Exactly the lines from the line containing "Let W = (18*13)*(-1), A(X, H)" through the last line of the entries below should appear in the answer, reproduced verbatim.

Available data:
——————————

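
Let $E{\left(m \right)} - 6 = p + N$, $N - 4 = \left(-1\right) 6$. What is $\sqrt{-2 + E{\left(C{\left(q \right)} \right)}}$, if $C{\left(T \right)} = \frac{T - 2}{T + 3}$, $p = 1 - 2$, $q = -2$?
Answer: $1$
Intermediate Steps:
$p = -1$
$N = -2$ ($N = 4 - 6 = -2$)
$C{\left(T \right)} = \frac{-2 + T}{3 + T}$
$E{\left(m \right)} = 3$ ($E{\left(m \right)} = 6 - 3 = 3$)
$\sqrt{-2 + E{\left(C{\left(q \right)} \right)}} = \sqrt{-2 + 3} = \sqrt{1} = 1$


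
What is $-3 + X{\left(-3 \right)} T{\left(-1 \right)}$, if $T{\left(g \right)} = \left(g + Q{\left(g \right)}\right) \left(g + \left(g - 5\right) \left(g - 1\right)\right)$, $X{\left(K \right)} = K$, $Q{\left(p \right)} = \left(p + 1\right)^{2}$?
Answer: $30$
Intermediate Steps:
$Q{\left(p \right)} = \left(1 + p\right)^{2}$
$T{\left(g \right)} = \left(g + \left(1 + g\right)^{2}\right) \left(g + \left(-1 + g\right) \left(-5 + g\right)\right)$ ($T{\left(g \right)} = \left(g + \left(1 + g\right)^{2}\right) \left(g + \left(g - 5\right) \left(g - 1\right)\right) = \left(g + \left(1 + g\right)^{2}\right) \left(g + \left(-5 + g\right) \left(-1 + g\right)\right) = \left(g + \left(1 + g\right)^{2}\right) \left(g + \left(-1 + g\right) \left(-5 + g\right)\right)$)
$-3 + X{\left(-3 \right)} T{\left(-1 \right)} = -3 - 3 \left(5 + \left(-1\right)^{4} - 9 \left(-1\right)^{2} - 2 \left(-1\right)^{3} + 10 \left(-1\right)\right) = -3 - 3 \left(5 + 1 - 9 - -2 - 10\right) = -3 - 3 \left(5 + 1 - 9 + 2 - 10\right) = -3 - -33 = -3 + 33 = 30$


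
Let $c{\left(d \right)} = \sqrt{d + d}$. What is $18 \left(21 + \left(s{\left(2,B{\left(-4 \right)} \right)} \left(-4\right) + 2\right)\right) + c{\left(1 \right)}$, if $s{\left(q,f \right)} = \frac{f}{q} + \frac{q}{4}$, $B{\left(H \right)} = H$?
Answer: $522 + \sqrt{2} \approx 523.41$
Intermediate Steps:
$s{\left(q,f \right)} = \frac{q}{4} + \frac{f}{q}$ ($s{\left(q,f \right)} = \frac{f}{q} + q \frac{1}{4} = \frac{f}{q} + \frac{q}{4} = \frac{q}{4} + \frac{f}{q}$)
$c{\left(d \right)} = \sqrt{2} \sqrt{d}$ ($c{\left(d \right)} = \sqrt{2 d} = \sqrt{2} \sqrt{d}$)
$18 \left(21 + \left(s{\left(2,B{\left(-4 \right)} \right)} \left(-4\right) + 2\right)\right) + c{\left(1 \right)} = 18 \left(21 + \left(\left(\frac{1}{4} \cdot 2 - \frac{4}{2}\right) \left(-4\right) + 2\right)\right) + \sqrt{2} \sqrt{1} = 18 \left(21 + \left(\left(\frac{1}{2} - 2\right) \left(-4\right) + 2\right)\right) + \sqrt{2} \cdot 1 = 18 \left(21 + \left(\left(\frac{1}{2} - 2\right) \left(-4\right) + 2\right)\right) + \sqrt{2} = 18 \left(21 + \left(\left(- \frac{3}{2}\right) \left(-4\right) + 2\right)\right) + \sqrt{2} = 18 \left(21 + \left(6 + 2\right)\right) + \sqrt{2} = 18 \left(21 + 8\right) + \sqrt{2} = 18 \cdot 29 + \sqrt{2} = 522 + \sqrt{2}$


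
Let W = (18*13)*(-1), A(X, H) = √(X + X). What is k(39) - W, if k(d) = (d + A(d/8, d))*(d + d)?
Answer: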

——————————

Written response:
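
Let W = (18*13)*(-1), A(X, H) = √(X + X). What is k(39) - W, if k(d) = (d + A(d/8, d))*(d + d)?
Answer: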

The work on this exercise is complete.